-- PROVIDED RECORDS follows --

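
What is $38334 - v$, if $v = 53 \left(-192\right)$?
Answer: $48510$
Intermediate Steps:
$v = -10176$
$38334 - v = 38334 - -10176 = 38334 + 10176 = 48510$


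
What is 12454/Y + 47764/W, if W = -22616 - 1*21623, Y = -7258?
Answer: -448811809/160543331 ≈ -2.7956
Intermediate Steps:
W = -44239 (W = -22616 - 21623 = -44239)
12454/Y + 47764/W = 12454/(-7258) + 47764/(-44239) = 12454*(-1/7258) + 47764*(-1/44239) = -6227/3629 - 47764/44239 = -448811809/160543331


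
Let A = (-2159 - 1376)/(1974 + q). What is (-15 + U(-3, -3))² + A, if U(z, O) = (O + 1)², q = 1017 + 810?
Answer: 65198/543 ≈ 120.07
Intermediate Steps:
q = 1827
U(z, O) = (1 + O)²
A = -505/543 (A = (-2159 - 1376)/(1974 + 1827) = -3535/3801 = -3535*1/3801 = -505/543 ≈ -0.93002)
(-15 + U(-3, -3))² + A = (-15 + (1 - 3)²)² - 505/543 = (-15 + (-2)²)² - 505/543 = (-15 + 4)² - 505/543 = (-11)² - 505/543 = 121 - 505/543 = 65198/543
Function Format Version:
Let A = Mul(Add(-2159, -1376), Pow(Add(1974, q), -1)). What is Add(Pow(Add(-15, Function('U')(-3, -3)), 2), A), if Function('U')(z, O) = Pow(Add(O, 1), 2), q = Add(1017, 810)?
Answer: Rational(65198, 543) ≈ 120.07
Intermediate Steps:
q = 1827
Function('U')(z, O) = Pow(Add(1, O), 2)
A = Rational(-505, 543) (A = Mul(Add(-2159, -1376), Pow(Add(1974, 1827), -1)) = Mul(-3535, Pow(3801, -1)) = Mul(-3535, Rational(1, 3801)) = Rational(-505, 543) ≈ -0.93002)
Add(Pow(Add(-15, Function('U')(-3, -3)), 2), A) = Add(Pow(Add(-15, Pow(Add(1, -3), 2)), 2), Rational(-505, 543)) = Add(Pow(Add(-15, Pow(-2, 2)), 2), Rational(-505, 543)) = Add(Pow(Add(-15, 4), 2), Rational(-505, 543)) = Add(Pow(-11, 2), Rational(-505, 543)) = Add(121, Rational(-505, 543)) = Rational(65198, 543)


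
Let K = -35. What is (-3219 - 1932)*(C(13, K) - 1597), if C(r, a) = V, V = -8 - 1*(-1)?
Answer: 8262204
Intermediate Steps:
V = -7 (V = -8 + 1 = -7)
C(r, a) = -7
(-3219 - 1932)*(C(13, K) - 1597) = (-3219 - 1932)*(-7 - 1597) = -5151*(-1604) = 8262204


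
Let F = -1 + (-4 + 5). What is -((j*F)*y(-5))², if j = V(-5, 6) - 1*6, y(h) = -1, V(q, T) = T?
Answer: 0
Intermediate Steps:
F = 0 (F = -1 + 1 = 0)
j = 0 (j = 6 - 1*6 = 6 - 6 = 0)
-((j*F)*y(-5))² = -((0*0)*(-1))² = -(0*(-1))² = -1*0² = -1*0 = 0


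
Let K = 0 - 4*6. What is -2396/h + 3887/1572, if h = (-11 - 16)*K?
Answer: -51989/42444 ≈ -1.2249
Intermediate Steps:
K = -24 (K = 0 - 24 = -24)
h = 648 (h = (-11 - 16)*(-24) = -27*(-24) = 648)
-2396/h + 3887/1572 = -2396/648 + 3887/1572 = -2396*1/648 + 3887*(1/1572) = -599/162 + 3887/1572 = -51989/42444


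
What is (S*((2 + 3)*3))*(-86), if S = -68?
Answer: 87720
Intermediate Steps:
(S*((2 + 3)*3))*(-86) = -68*(2 + 3)*3*(-86) = -340*3*(-86) = -68*15*(-86) = -1020*(-86) = 87720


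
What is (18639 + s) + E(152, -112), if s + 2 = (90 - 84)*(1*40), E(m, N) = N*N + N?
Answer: 31309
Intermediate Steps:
E(m, N) = N + N² (E(m, N) = N² + N = N + N²)
s = 238 (s = -2 + (90 - 84)*(1*40) = -2 + 6*40 = -2 + 240 = 238)
(18639 + s) + E(152, -112) = (18639 + 238) - 112*(1 - 112) = 18877 - 112*(-111) = 18877 + 12432 = 31309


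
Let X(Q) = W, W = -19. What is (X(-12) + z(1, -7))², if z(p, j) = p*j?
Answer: 676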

-- PROVIDED RECORDS concluded --

BRIEF
Write the records again exactly as they stand.

SOLVED PROBLEM
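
What is $38334 - v$, if $v = 53 \left(-192\right)$?
Answer: $48510$
Intermediate Steps:
$v = -10176$
$38334 - v = 38334 - -10176 = 38334 + 10176 = 48510$


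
What is 12454/Y + 47764/W, if W = -22616 - 1*21623, Y = -7258?
Answer: -448811809/160543331 ≈ -2.7956
Intermediate Steps:
W = -44239 (W = -22616 - 21623 = -44239)
12454/Y + 47764/W = 12454/(-7258) + 47764/(-44239) = 12454*(-1/7258) + 47764*(-1/44239) = -6227/3629 - 47764/44239 = -448811809/160543331


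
Let A = (-2159 - 1376)/(1974 + q). What is (-15 + U(-3, -3))² + A, if U(z, O) = (O + 1)², q = 1017 + 810?
Answer: 65198/543 ≈ 120.07
Intermediate Steps:
q = 1827
U(z, O) = (1 + O)²
A = -505/543 (A = (-2159 - 1376)/(1974 + 1827) = -3535/3801 = -3535*1/3801 = -505/543 ≈ -0.93002)
(-15 + U(-3, -3))² + A = (-15 + (1 - 3)²)² - 505/543 = (-15 + (-2)²)² - 505/543 = (-15 + 4)² - 505/543 = (-11)² - 505/543 = 121 - 505/543 = 65198/543
Function Format Version:
Let A = Mul(Add(-2159, -1376), Pow(Add(1974, q), -1)). What is Add(Pow(Add(-15, Function('U')(-3, -3)), 2), A), if Function('U')(z, O) = Pow(Add(O, 1), 2), q = Add(1017, 810)?
Answer: Rational(65198, 543) ≈ 120.07
Intermediate Steps:
q = 1827
Function('U')(z, O) = Pow(Add(1, O), 2)
A = Rational(-505, 543) (A = Mul(Add(-2159, -1376), Pow(Add(1974, 1827), -1)) = Mul(-3535, Pow(3801, -1)) = Mul(-3535, Rational(1, 3801)) = Rational(-505, 543) ≈ -0.93002)
Add(Pow(Add(-15, Function('U')(-3, -3)), 2), A) = Add(Pow(Add(-15, Pow(Add(1, -3), 2)), 2), Rational(-505, 543)) = Add(Pow(Add(-15, Pow(-2, 2)), 2), Rational(-505, 543)) = Add(Pow(Add(-15, 4), 2), Rational(-505, 543)) = Add(Pow(-11, 2), Rational(-505, 543)) = Add(121, Rational(-505, 543)) = Rational(65198, 543)


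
Let K = -35. What is (-3219 - 1932)*(C(13, K) - 1597), if C(r, a) = V, V = -8 - 1*(-1)?
Answer: 8262204
Intermediate Steps:
V = -7 (V = -8 + 1 = -7)
C(r, a) = -7
(-3219 - 1932)*(C(13, K) - 1597) = (-3219 - 1932)*(-7 - 1597) = -5151*(-1604) = 8262204


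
Let F = -1 + (-4 + 5). What is -((j*F)*y(-5))², if j = V(-5, 6) - 1*6, y(h) = -1, V(q, T) = T?
Answer: 0
Intermediate Steps:
F = 0 (F = -1 + 1 = 0)
j = 0 (j = 6 - 1*6 = 6 - 6 = 0)
-((j*F)*y(-5))² = -((0*0)*(-1))² = -(0*(-1))² = -1*0² = -1*0 = 0


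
Let K = 0 - 4*6. What is -2396/h + 3887/1572, if h = (-11 - 16)*K?
Answer: -51989/42444 ≈ -1.2249
Intermediate Steps:
K = -24 (K = 0 - 24 = -24)
h = 648 (h = (-11 - 16)*(-24) = -27*(-24) = 648)
-2396/h + 3887/1572 = -2396/648 + 3887/1572 = -2396*1/648 + 3887*(1/1572) = -599/162 + 3887/1572 = -51989/42444


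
What is (S*((2 + 3)*3))*(-86), if S = -68?
Answer: 87720
Intermediate Steps:
(S*((2 + 3)*3))*(-86) = -68*(2 + 3)*3*(-86) = -340*3*(-86) = -68*15*(-86) = -1020*(-86) = 87720


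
What is (18639 + s) + E(152, -112), if s + 2 = (90 - 84)*(1*40), E(m, N) = N*N + N?
Answer: 31309
Intermediate Steps:
E(m, N) = N + N² (E(m, N) = N² + N = N + N²)
s = 238 (s = -2 + (90 - 84)*(1*40) = -2 + 6*40 = -2 + 240 = 238)
(18639 + s) + E(152, -112) = (18639 + 238) - 112*(1 - 112) = 18877 - 112*(-111) = 18877 + 12432 = 31309


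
Let X(Q) = W, W = -19. What is (X(-12) + z(1, -7))², if z(p, j) = p*j?
Answer: 676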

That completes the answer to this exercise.